[Collected data]
►
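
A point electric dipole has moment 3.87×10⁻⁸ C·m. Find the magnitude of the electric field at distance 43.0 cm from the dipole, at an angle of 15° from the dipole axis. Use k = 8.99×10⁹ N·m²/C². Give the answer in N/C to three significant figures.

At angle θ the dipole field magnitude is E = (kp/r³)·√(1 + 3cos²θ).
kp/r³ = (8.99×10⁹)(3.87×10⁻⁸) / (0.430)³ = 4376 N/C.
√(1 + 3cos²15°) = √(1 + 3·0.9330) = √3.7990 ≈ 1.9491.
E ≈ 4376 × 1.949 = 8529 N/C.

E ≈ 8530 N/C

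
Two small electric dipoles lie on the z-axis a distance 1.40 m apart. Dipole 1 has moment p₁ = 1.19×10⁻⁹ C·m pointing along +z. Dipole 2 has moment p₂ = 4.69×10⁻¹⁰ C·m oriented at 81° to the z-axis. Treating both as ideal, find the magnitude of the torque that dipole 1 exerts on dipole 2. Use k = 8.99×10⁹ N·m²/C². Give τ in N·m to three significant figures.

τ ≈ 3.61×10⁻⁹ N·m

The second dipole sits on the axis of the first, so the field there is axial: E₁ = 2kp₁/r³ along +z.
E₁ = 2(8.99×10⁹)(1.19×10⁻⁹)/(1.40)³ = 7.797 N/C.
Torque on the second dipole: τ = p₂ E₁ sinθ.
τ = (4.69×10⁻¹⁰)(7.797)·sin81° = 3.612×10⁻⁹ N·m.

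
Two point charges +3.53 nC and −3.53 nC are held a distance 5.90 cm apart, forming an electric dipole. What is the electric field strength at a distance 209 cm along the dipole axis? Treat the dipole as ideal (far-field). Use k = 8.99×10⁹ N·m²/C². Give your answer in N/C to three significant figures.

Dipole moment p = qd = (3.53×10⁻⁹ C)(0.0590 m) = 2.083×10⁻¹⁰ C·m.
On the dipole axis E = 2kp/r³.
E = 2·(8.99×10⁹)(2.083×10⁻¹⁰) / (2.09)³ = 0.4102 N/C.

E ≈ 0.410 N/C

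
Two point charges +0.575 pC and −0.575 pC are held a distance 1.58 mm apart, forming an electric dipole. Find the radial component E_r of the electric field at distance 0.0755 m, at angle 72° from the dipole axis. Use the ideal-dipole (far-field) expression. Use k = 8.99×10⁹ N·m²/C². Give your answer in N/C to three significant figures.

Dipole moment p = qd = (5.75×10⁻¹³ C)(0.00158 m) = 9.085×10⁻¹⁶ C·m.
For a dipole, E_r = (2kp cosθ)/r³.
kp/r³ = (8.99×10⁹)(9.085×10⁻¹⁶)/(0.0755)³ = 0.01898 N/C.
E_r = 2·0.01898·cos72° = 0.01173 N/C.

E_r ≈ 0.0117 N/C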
◄
►
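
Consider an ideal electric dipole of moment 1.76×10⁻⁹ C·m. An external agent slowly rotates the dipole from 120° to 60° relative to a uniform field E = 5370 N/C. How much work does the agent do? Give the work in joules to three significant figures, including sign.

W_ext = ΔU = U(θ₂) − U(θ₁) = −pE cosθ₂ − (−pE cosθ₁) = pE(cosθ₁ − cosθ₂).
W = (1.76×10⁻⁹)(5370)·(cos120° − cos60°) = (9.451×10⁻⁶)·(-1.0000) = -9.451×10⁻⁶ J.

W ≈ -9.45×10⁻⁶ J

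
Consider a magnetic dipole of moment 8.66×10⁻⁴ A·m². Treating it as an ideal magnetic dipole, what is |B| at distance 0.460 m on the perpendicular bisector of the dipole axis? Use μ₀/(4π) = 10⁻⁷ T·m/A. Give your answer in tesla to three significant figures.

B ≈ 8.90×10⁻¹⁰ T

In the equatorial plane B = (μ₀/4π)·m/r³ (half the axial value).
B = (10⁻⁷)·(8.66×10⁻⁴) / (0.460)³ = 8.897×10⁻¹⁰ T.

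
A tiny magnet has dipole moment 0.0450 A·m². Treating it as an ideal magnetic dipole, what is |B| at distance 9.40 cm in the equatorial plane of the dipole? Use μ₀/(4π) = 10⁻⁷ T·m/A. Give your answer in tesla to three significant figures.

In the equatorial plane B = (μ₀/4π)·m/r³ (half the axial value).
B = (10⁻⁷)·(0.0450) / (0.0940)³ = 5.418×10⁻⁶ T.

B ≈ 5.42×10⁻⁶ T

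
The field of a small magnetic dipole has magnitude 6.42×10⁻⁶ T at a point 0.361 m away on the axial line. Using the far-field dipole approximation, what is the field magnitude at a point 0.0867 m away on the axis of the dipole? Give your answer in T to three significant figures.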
◄
►
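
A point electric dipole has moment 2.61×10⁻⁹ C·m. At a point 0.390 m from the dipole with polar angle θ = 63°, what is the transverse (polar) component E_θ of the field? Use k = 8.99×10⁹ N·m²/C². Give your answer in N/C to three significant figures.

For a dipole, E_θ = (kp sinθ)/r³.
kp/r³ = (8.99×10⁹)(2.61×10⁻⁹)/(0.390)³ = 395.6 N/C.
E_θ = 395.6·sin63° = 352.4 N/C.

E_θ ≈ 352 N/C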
◄
# Aim of the task
Please give back, exactly as it stands above, the stretch from the line with "Consider a magnetic" through the line with "The field of", and no line outside it.

# Solution for this problem
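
Consider a magnetic dipole of moment 8.66×10⁻⁴ A·m². Treating it as an ideal magnetic dipole, what is |B| at distance 0.460 m on the perpendicular bisector of the dipole axis? Use μ₀/(4π) = 10⁻⁷ T·m/A. Give your answer in tesla to three significant figures.

B ≈ 8.90×10⁻¹⁰ T

In the equatorial plane B = (μ₀/4π)·m/r³ (half the axial value).
B = (10⁻⁷)·(8.66×10⁻⁴) / (0.460)³ = 8.897×10⁻¹⁰ T.

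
A tiny magnet has dipole moment 0.0450 A·m². Treating it as an ideal magnetic dipole, what is |B| at distance 9.40 cm in the equatorial plane of the dipole? Use μ₀/(4π) = 10⁻⁷ T·m/A. Give your answer in tesla to three significant figures.

In the equatorial plane B = (μ₀/4π)·m/r³ (half the axial value).
B = (10⁻⁷)·(0.0450) / (0.0940)³ = 5.418×10⁻⁶ T.

B ≈ 5.42×10⁻⁶ T

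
The field of a small magnetic dipole has magnitude 6.42×10⁻⁶ T at a point 0.361 m away on the axial line. Using the far-field dipole approximation, what is the field magnitude at a point 0.0867 m away on the axis of the dipole? Give your answer in T to three significant figures.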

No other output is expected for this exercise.